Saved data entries

== == ==

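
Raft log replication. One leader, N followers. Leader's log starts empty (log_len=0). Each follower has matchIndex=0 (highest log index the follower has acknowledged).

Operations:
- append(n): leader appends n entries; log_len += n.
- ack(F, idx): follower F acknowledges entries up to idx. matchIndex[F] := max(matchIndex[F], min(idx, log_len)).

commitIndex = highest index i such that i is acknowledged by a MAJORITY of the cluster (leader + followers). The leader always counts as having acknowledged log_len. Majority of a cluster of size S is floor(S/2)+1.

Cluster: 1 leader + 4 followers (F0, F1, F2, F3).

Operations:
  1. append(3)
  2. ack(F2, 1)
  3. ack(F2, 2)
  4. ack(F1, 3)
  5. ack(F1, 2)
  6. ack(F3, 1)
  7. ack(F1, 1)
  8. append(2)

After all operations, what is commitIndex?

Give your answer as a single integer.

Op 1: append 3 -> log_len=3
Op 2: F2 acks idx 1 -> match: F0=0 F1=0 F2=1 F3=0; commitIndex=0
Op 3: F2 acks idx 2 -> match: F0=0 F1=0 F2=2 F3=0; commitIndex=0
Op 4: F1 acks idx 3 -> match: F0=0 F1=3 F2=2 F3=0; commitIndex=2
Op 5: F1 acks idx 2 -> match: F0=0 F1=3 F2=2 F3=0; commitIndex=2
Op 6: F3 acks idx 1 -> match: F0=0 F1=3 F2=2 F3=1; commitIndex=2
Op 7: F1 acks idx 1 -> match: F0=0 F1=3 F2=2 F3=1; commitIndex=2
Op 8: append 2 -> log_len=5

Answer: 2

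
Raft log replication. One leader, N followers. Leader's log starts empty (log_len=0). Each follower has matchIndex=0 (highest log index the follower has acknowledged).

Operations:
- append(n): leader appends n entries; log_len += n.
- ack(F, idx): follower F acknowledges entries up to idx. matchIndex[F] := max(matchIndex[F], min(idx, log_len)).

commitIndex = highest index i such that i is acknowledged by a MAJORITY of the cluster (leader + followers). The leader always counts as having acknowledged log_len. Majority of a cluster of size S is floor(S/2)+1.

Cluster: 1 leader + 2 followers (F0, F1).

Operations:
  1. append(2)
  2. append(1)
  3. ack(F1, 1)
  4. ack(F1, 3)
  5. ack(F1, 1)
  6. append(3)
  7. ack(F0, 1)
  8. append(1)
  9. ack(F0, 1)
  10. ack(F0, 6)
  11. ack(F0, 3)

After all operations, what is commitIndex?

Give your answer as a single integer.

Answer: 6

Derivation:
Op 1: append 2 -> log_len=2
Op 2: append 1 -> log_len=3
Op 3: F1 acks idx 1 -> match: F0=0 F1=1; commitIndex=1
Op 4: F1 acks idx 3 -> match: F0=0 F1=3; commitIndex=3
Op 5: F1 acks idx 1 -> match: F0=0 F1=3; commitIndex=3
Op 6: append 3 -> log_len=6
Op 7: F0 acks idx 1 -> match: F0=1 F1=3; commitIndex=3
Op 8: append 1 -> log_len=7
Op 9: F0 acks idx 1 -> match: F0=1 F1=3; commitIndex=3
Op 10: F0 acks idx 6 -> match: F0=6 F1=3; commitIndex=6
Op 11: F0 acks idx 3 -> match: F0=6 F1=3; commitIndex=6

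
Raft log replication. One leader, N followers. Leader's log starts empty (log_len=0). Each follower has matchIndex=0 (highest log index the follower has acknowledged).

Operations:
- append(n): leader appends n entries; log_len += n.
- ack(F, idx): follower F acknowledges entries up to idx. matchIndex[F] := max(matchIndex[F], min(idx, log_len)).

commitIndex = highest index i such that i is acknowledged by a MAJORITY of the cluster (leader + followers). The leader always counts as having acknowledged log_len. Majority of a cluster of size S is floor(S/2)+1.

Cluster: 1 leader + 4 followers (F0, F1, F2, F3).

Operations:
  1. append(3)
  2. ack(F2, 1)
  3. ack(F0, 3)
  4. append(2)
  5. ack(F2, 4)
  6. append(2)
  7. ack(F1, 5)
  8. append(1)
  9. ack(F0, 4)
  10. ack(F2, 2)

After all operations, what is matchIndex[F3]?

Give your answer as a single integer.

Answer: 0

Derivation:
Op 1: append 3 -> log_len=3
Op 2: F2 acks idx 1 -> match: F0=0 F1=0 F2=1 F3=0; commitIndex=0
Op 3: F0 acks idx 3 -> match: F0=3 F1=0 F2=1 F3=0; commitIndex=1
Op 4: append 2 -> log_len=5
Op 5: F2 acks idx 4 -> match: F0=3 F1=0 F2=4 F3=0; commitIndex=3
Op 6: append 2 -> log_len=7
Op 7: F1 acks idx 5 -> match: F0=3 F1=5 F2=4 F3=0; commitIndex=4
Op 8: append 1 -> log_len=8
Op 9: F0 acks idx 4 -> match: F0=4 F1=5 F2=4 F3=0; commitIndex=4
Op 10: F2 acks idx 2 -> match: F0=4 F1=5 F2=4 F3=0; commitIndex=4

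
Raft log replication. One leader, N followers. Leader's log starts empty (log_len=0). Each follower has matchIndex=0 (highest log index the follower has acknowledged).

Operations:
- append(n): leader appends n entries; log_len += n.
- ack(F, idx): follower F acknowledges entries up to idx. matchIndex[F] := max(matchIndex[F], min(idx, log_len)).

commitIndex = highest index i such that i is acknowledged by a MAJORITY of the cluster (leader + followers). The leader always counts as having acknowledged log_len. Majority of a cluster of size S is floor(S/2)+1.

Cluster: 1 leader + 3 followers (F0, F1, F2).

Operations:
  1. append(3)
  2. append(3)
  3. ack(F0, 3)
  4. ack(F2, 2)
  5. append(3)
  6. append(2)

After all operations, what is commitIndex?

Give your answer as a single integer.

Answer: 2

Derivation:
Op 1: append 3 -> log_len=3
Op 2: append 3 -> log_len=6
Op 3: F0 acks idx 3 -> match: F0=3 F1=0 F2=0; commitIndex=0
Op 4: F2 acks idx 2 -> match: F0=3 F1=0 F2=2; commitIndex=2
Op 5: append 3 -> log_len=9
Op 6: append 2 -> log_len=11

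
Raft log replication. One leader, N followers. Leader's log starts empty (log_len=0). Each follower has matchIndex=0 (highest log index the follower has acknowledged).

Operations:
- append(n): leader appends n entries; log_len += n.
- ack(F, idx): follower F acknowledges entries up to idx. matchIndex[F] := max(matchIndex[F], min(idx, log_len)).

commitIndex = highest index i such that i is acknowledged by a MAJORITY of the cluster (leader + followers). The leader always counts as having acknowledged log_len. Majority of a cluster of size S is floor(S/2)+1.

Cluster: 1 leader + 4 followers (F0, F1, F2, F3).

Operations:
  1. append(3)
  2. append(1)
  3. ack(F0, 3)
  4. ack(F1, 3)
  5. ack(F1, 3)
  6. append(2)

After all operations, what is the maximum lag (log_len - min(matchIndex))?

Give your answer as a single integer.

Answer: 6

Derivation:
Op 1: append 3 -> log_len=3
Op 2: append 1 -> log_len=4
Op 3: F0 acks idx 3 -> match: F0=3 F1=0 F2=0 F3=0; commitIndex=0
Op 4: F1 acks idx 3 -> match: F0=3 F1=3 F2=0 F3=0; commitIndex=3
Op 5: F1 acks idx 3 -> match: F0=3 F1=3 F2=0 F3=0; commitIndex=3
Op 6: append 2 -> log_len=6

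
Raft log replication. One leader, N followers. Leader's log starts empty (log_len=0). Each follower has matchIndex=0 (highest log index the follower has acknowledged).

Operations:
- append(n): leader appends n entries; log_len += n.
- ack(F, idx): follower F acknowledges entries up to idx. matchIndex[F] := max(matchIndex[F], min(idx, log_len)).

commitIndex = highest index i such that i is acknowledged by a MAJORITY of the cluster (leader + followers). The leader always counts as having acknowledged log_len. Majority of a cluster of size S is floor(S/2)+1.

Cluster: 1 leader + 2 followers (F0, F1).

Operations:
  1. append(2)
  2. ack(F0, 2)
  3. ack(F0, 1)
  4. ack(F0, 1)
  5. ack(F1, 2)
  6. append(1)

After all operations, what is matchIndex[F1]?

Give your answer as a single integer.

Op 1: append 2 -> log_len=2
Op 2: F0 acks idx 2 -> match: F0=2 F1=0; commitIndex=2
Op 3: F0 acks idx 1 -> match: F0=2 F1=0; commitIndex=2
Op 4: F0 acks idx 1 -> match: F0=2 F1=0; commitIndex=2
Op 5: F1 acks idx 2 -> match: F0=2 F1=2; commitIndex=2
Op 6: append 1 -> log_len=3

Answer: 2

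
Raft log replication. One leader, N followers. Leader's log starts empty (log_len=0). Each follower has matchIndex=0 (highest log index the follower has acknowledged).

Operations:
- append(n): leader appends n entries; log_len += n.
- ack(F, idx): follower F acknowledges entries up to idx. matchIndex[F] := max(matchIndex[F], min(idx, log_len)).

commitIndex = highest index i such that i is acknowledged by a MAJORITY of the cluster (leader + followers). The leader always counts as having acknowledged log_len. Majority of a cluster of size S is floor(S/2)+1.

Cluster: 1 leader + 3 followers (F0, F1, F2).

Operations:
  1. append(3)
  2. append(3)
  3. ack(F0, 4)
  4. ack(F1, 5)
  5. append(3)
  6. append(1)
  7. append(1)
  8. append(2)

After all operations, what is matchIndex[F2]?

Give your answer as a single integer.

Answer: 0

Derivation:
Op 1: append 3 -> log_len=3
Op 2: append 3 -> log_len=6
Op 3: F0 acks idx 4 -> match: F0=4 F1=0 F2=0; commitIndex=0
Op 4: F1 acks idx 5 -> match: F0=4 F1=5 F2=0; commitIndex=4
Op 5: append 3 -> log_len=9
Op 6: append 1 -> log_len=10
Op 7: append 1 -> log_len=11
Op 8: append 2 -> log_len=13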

== == ==

Nothing beyond the line that contains "5. ack(F1, 1)" belongs in the answer; reproduce the entries exactly from their first line through it.

Response for this exercise →
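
Raft log replication. One leader, N followers. Leader's log starts empty (log_len=0). Each follower has matchIndex=0 (highest log index the follower has acknowledged).

Operations:
- append(n): leader appends n entries; log_len += n.
- ack(F, idx): follower F acknowledges entries up to idx. matchIndex[F] := max(matchIndex[F], min(idx, log_len)).

commitIndex = highest index i such that i is acknowledged by a MAJORITY of the cluster (leader + followers). The leader always counts as having acknowledged log_len. Majority of a cluster of size S is floor(S/2)+1.

Cluster: 1 leader + 4 followers (F0, F1, F2, F3).

Operations:
  1. append(3)
  2. ack(F2, 1)
  3. ack(F2, 2)
  4. ack(F1, 3)
  5. ack(F1, 2)
  6. ack(F3, 1)
  7. ack(F1, 1)
  8. append(2)

After all operations, what is commitIndex?

Give your answer as a single integer.

Op 1: append 3 -> log_len=3
Op 2: F2 acks idx 1 -> match: F0=0 F1=0 F2=1 F3=0; commitIndex=0
Op 3: F2 acks idx 2 -> match: F0=0 F1=0 F2=2 F3=0; commitIndex=0
Op 4: F1 acks idx 3 -> match: F0=0 F1=3 F2=2 F3=0; commitIndex=2
Op 5: F1 acks idx 2 -> match: F0=0 F1=3 F2=2 F3=0; commitIndex=2
Op 6: F3 acks idx 1 -> match: F0=0 F1=3 F2=2 F3=1; commitIndex=2
Op 7: F1 acks idx 1 -> match: F0=0 F1=3 F2=2 F3=1; commitIndex=2
Op 8: append 2 -> log_len=5

Answer: 2

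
Raft log replication. One leader, N followers. Leader's log starts empty (log_len=0). Each follower has matchIndex=0 (highest log index the follower has acknowledged).

Operations:
- append(n): leader appends n entries; log_len += n.
- ack(F, idx): follower F acknowledges entries up to idx. matchIndex[F] := max(matchIndex[F], min(idx, log_len)).

commitIndex = highest index i such that i is acknowledged by a MAJORITY of the cluster (leader + followers). The leader always counts as having acknowledged log_len. Majority of a cluster of size S is floor(S/2)+1.

Cluster: 1 leader + 2 followers (F0, F1).

Operations:
  1. append(2)
  2. append(1)
  3. ack(F1, 1)
  4. ack(F1, 3)
  5. ack(F1, 1)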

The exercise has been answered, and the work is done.